» TASK INSTRUCTIONS
Starting from the first line, set down the entire listing exactly.

☆ ☆ ☆ ☆

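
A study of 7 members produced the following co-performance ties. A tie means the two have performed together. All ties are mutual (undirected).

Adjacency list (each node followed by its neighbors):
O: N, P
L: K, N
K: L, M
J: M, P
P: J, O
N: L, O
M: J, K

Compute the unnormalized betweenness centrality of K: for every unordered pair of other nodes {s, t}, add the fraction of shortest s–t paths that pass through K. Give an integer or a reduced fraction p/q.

Pairs whose geodesics pass through K — N–M: 1; L–M: 1; L–J: 1.
All other pairs contribute 0.
Summing the contributions gives betweenness(K) = 3.

3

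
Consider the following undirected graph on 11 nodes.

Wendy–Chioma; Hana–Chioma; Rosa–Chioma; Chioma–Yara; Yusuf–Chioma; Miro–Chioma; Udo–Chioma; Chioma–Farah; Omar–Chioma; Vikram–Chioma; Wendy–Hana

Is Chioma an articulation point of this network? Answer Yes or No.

Removing Chioma leaves {Vikram} with no path to {Omar}, so the network splits into 9 components. Chioma is a cut vertex.

Yes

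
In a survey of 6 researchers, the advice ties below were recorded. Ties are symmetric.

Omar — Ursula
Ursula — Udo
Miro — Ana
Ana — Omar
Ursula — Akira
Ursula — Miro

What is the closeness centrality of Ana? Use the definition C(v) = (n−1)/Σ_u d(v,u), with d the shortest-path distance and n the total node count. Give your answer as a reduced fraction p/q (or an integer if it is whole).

Distances from Ana: Akira:3, Miro:1, Omar:1, Udo:3, Ursula:2. Sum = 10.
n = 6, so closeness = 5/10 = 1/2.

1/2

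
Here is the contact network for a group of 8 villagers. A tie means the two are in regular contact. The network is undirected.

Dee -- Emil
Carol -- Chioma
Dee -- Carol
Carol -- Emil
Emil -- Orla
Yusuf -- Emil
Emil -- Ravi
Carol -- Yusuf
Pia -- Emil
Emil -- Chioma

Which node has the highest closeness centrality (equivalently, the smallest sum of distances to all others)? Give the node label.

Emil

Farness (sum of distances to all others) for each node — Carol:10, Chioma:12, Dee:12, Emil:7, Orla:13, Pia:13, Ravi:13, Yusuf:12.
The smallest farness is 7, for Emil, so Emil has the highest closeness.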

☆ ☆ ☆ ☆

» RESPONSE TO THIS TASK
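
A study of 7 members produced the following co-performance ties. A tie means the two have performed together. All ties are mutual (undirected).

Adjacency list (each node followed by its neighbors):
O: N, P
L: K, N
K: L, M
J: M, P
P: J, O
N: L, O
M: J, K

Compute the unnormalized betweenness centrality of K: for every unordered pair of other nodes {s, t}, add the fraction of shortest s–t paths that pass through K. Give an integer or a reduced fraction p/q.

Pairs whose geodesics pass through K — N–M: 1; L–M: 1; L–J: 1.
All other pairs contribute 0.
Summing the contributions gives betweenness(K) = 3.

3

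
Consider the following undirected graph on 11 nodes.

Wendy–Chioma; Hana–Chioma; Rosa–Chioma; Chioma–Yara; Yusuf–Chioma; Miro–Chioma; Udo–Chioma; Chioma–Farah; Omar–Chioma; Vikram–Chioma; Wendy–Hana

Is Chioma an articulation point of this network? Answer Yes or No.

Removing Chioma leaves {Vikram} with no path to {Omar}, so the network splits into 9 components. Chioma is a cut vertex.

Yes

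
In a survey of 6 researchers, the advice ties below were recorded. Ties are symmetric.

Omar — Ursula
Ursula — Udo
Miro — Ana
Ana — Omar
Ursula — Akira
Ursula — Miro

What is the closeness centrality of Ana? Use the definition C(v) = (n−1)/Σ_u d(v,u), with d the shortest-path distance and n the total node count. Give your answer as a reduced fraction p/q (or an integer if it is whole).

Distances from Ana: Akira:3, Miro:1, Omar:1, Udo:3, Ursula:2. Sum = 10.
n = 6, so closeness = 5/10 = 1/2.

1/2

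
Here is the contact network for a group of 8 villagers. A tie means the two are in regular contact. The network is undirected.

Dee -- Emil
Carol -- Chioma
Dee -- Carol
Carol -- Emil
Emil -- Orla
Yusuf -- Emil
Emil -- Ravi
Carol -- Yusuf
Pia -- Emil
Emil -- Chioma

Which node has the highest closeness centrality (equivalently, the smallest sum of distances to all others)? Give the node label.

Emil

Farness (sum of distances to all others) for each node — Carol:10, Chioma:12, Dee:12, Emil:7, Orla:13, Pia:13, Ravi:13, Yusuf:12.
The smallest farness is 7, for Emil, so Emil has the highest closeness.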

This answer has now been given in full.